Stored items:

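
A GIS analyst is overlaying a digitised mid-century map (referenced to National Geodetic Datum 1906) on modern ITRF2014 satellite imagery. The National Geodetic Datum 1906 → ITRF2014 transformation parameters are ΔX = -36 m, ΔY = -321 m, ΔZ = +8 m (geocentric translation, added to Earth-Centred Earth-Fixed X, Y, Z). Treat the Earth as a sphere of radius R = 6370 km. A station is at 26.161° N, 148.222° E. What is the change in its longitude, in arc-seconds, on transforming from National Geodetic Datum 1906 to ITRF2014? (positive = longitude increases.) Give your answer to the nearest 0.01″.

Δλ = 10.53″

sin φ = 0.440895, cos φ = 0.897559, sin λ = 0.526629, cos λ = -0.850095.
East component: ΔE = −sin λ·ΔX + cos λ·ΔY = −(0.526629)(-36) + (-0.850095)(-321) = 291.84 m.
1° of latitude spans πR/180 = 111177 m; at latitude φ, 1° of longitude spans that × cos φ = 99788.3 m, so Δλ = 291.84 / 99788.3 × 3600 = 10.528″.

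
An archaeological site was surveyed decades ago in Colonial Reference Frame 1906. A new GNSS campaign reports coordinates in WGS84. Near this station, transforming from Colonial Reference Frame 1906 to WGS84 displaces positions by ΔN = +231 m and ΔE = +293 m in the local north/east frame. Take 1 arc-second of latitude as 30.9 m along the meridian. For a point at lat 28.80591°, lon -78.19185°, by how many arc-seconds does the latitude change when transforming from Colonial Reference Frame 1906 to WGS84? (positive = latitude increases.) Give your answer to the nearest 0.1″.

Δφ = 7.5″

1″ of latitude = 30.90 m, so Δφ = 231.0 / 30.90 = 7.476″.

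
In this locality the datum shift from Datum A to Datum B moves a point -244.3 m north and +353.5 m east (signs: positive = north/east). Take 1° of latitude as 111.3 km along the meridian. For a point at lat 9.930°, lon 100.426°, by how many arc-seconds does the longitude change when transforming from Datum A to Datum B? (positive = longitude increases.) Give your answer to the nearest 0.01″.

At latitude 9.930°, cos φ = 0.985019.
1° of longitude at this latitude = 111.3 × cos φ = 109.63 km, so Δλ = 353.5 / 109632.6 = 0.0032244° = 11.608″.

Δλ = 11.61″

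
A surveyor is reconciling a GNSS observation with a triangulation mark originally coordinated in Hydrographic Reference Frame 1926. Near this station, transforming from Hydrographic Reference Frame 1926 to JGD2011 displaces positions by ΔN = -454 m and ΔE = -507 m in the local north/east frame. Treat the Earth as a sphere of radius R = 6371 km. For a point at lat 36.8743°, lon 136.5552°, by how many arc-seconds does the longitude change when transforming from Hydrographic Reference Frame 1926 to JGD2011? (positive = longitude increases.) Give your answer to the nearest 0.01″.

At latitude 36.8743°, cos φ = 0.799954.
One radian of longitude at latitude φ spans R cos φ, so Δλ = ΔE / (R cos φ) = -507.0 / (6371000 × 0.799954) = -9.9480e-05 rad = -20.519″.

Δλ = -20.52″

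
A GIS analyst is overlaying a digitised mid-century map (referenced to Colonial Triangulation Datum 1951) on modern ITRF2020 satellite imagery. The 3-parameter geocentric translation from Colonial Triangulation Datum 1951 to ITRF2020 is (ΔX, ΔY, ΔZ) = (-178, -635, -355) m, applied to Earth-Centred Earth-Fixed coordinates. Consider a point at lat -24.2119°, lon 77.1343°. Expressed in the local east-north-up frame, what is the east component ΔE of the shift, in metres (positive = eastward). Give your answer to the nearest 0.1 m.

ΔE = 32.1 m

At φ = -24.2119°, λ = 77.1343°: sin φ = -0.410112, cos φ = 0.912035, sin λ = 0.974895, cos λ = 0.222667.
ΔE = −sin λ·ΔX + cos λ·ΔY = −(0.974895)·(-178) + (0.222667)·(-635) = 32.14 m.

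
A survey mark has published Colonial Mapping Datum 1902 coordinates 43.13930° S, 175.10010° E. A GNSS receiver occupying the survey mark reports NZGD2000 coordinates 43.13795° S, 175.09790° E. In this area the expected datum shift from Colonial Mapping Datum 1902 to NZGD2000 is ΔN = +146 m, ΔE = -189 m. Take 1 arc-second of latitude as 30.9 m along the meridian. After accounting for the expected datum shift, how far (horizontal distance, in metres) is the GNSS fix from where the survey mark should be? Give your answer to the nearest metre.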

TASK DIRECTIONS:
From the first line to the last, return the data exactly as written.

TASK SOLUTION:
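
A GIS analyst is overlaying a digitised mid-century map (referenced to National Geodetic Datum 1906) on modern ITRF2014 satellite imagery. The National Geodetic Datum 1906 → ITRF2014 transformation parameters are ΔX = -36 m, ΔY = -321 m, ΔZ = +8 m (geocentric translation, added to Earth-Centred Earth-Fixed X, Y, Z). Treat the Earth as a sphere of radius R = 6370 km. A station is at 26.161° N, 148.222° E. What is the change in its longitude, in arc-seconds, on transforming from National Geodetic Datum 1906 to ITRF2014? (positive = longitude increases.) Give your answer to the nearest 0.01″.

Δλ = 10.53″

sin φ = 0.440895, cos φ = 0.897559, sin λ = 0.526629, cos λ = -0.850095.
East component: ΔE = −sin λ·ΔX + cos λ·ΔY = −(0.526629)(-36) + (-0.850095)(-321) = 291.84 m.
1° of latitude spans πR/180 = 111177 m; at latitude φ, 1° of longitude spans that × cos φ = 99788.3 m, so Δλ = 291.84 / 99788.3 × 3600 = 10.528″.

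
An archaeological site was surveyed decades ago in Colonial Reference Frame 1906. A new GNSS campaign reports coordinates in WGS84. Near this station, transforming from Colonial Reference Frame 1906 to WGS84 displaces positions by ΔN = +231 m and ΔE = +293 m in the local north/east frame. Take 1 arc-second of latitude as 30.9 m along the meridian. For a point at lat 28.80591°, lon -78.19185°, by how many arc-seconds does the latitude change when transforming from Colonial Reference Frame 1906 to WGS84? (positive = latitude increases.) Give your answer to the nearest 0.1″.

Δφ = 7.5″

1″ of latitude = 30.90 m, so Δφ = 231.0 / 30.90 = 7.476″.

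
In this locality the datum shift from Datum A to Datum B moves a point -244.3 m north and +353.5 m east (signs: positive = north/east). Take 1° of latitude as 111.3 km along the meridian. For a point at lat 9.930°, lon 100.426°, by how many arc-seconds does the longitude change when transforming from Datum A to Datum B? (positive = longitude increases.) Give your answer to the nearest 0.01″.

At latitude 9.930°, cos φ = 0.985019.
1° of longitude at this latitude = 111.3 × cos φ = 109.63 km, so Δλ = 353.5 / 109632.6 = 0.0032244° = 11.608″.

Δλ = 11.61″

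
A surveyor is reconciling a GNSS observation with a triangulation mark originally coordinated in Hydrographic Reference Frame 1926. Near this station, transforming from Hydrographic Reference Frame 1926 to JGD2011 displaces positions by ΔN = -454 m and ΔE = -507 m in the local north/east frame. Treat the Earth as a sphere of radius R = 6371 km. For a point at lat 36.8743°, lon 136.5552°, by how many arc-seconds does the longitude change when transforming from Hydrographic Reference Frame 1926 to JGD2011? (positive = longitude increases.) Give your answer to the nearest 0.01″.

At latitude 36.8743°, cos φ = 0.799954.
One radian of longitude at latitude φ spans R cos φ, so Δλ = ΔE / (R cos φ) = -507.0 / (6371000 × 0.799954) = -9.9480e-05 rad = -20.519″.

Δλ = -20.52″

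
A GIS analyst is overlaying a digitised mid-century map (referenced to Colonial Triangulation Datum 1951) on modern ITRF2020 satellite imagery. The 3-parameter geocentric translation from Colonial Triangulation Datum 1951 to ITRF2020 is (ΔX, ΔY, ΔZ) = (-178, -635, -355) m, applied to Earth-Centred Earth-Fixed coordinates. Consider a point at lat -24.2119°, lon 77.1343°. Expressed in the local east-north-up frame, what is the east component ΔE of the shift, in metres (positive = eastward). Give your answer to the nearest 0.1 m.

ΔE = 32.1 m

At φ = -24.2119°, λ = 77.1343°: sin φ = -0.410112, cos φ = 0.912035, sin λ = 0.974895, cos λ = 0.222667.
ΔE = −sin λ·ΔX + cos λ·ΔY = −(0.974895)·(-178) + (0.222667)·(-635) = 32.14 m.

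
A survey mark has published Colonial Mapping Datum 1902 coordinates 43.13930° S, 175.10010° E. A GNSS receiver occupying the survey mark reports NZGD2000 coordinates 43.13795° S, 175.09790° E. In this area the expected datum shift from Colonial Mapping Datum 1902 to NZGD2000 is ΔN = +146 m, ΔE = -189 m. Take 1 arc-second of latitude as 30.9 m along the meridian. After accounting for the expected datum shift, how far (horizontal distance, in metres) is the GNSS fix from where the survey mark should be? Give your answer to the nearest metre.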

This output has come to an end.